How to complete this task. Your response should consist of the full data, set down exactly.
────
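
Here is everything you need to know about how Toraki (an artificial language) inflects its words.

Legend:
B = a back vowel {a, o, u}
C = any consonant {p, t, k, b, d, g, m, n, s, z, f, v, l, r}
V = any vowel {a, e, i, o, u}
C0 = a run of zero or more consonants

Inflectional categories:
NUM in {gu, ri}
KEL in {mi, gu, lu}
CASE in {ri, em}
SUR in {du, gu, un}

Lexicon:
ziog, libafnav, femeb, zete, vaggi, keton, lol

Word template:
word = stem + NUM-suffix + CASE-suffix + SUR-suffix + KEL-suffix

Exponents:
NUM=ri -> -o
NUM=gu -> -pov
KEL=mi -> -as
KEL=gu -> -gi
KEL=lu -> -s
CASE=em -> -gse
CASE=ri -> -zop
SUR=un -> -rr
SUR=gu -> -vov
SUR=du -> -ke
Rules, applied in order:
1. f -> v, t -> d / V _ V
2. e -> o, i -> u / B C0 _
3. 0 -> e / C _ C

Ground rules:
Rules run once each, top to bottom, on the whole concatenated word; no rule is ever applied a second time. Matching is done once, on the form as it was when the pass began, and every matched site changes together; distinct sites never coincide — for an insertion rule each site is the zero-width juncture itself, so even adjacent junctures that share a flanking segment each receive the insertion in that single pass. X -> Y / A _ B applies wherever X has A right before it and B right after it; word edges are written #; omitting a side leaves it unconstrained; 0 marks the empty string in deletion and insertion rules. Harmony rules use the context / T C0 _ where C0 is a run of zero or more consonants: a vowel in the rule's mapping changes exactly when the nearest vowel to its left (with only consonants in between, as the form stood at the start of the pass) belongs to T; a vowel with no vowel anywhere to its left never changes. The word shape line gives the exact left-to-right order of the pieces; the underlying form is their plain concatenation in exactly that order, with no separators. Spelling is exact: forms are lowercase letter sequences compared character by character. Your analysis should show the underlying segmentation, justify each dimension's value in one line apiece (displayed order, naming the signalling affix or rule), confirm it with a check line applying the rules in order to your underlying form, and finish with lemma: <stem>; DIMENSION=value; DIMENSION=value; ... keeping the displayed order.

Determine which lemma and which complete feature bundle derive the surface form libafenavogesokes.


underlying: libafnav-o-gse-ke-s
NUM=ri - signalled by the affix -o
KEL=lu - signalled by the affix -s
CASE=em - signalled by the affix -gse
SUR=du - signalled by the affix -ke
check: libafnavogsekes -> libafnavogsekes -> libafnavogsokes -> libafenavogesokes
lemma: libafnav; NUM=ri; KEL=lu; CASE=em; SUR=du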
────
Reply.
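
Here is everything you need to know about how Toraki (an artificial language) inflects its words.

Legend:
B = a back vowel {a, o, u}
C = any consonant {p, t, k, b, d, g, m, n, s, z, f, v, l, r}
V = any vowel {a, e, i, o, u}
C0 = a run of zero or more consonants

Inflectional categories:
NUM in {gu, ri}
KEL in {mi, gu, lu}
CASE in {ri, em}
SUR in {du, gu, un}

Lexicon:
ziog, libafnav, femeb, zete, vaggi, keton, lol

Word template:
word = stem + NUM-suffix + CASE-suffix + SUR-suffix + KEL-suffix

Exponents:
NUM=ri -> -o
NUM=gu -> -pov
KEL=mi -> -as
KEL=gu -> -gi
KEL=lu -> -s
CASE=em -> -gse
CASE=ri -> -zop
SUR=un -> -rr
SUR=gu -> -vov
SUR=du -> -ke
Rules, applied in order:
1. f -> v, t -> d / V _ V
2. e -> o, i -> u / B C0 _
3. 0 -> e / C _ C

Ground rules:
Rules run once each, top to bottom, on the whole concatenated word; no rule is ever applied a second time. Matching is done once, on the form as it was when the pass began, and every matched site changes together; distinct sites never coincide — for an insertion rule each site is the zero-width juncture itself, so even adjacent junctures that share a flanking segment each receive the insertion in that single pass. X -> Y / A _ B applies wherever X has A right before it and B right after it; word edges are written #; omitting a side leaves it unconstrained; 0 marks the empty string in deletion and insertion rules. Harmony rules use the context / T C0 _ where C0 is a run of zero or more consonants: a vowel in the rule's mapping changes exactly when the nearest vowel to its left (with only consonants in between, as the form stood at the start of the pass) belongs to T; a vowel with no vowel anywhere to its left never changes. The word shape line gives the exact left-to-right order of the pieces; the underlying form is their plain concatenation in exactly that order, with no separators. Spelling is exact: forms are lowercase letter sequences compared character by character. Your analysis should show the underlying segmentation, justify each dimension's value in one line apiece (displayed order, naming the signalling affix or rule), confirm it with a check line applying the rules in order to your underlying form, and finish with lemma: <stem>; DIMENSION=value; DIMENSION=value; ... keeping the displayed order.

Determine which lemma and which complete feature bundle derive the surface form libafenavogesokes.


underlying: libafnav-o-gse-ke-s
NUM=ri - signalled by the affix -o
KEL=lu - signalled by the affix -s
CASE=em - signalled by the affix -gse
SUR=du - signalled by the affix -ke
check: libafnavogsekes -> libafnavogsekes -> libafnavogsokes -> libafenavogesokes
lemma: libafnav; NUM=ri; KEL=lu; CASE=em; SUR=du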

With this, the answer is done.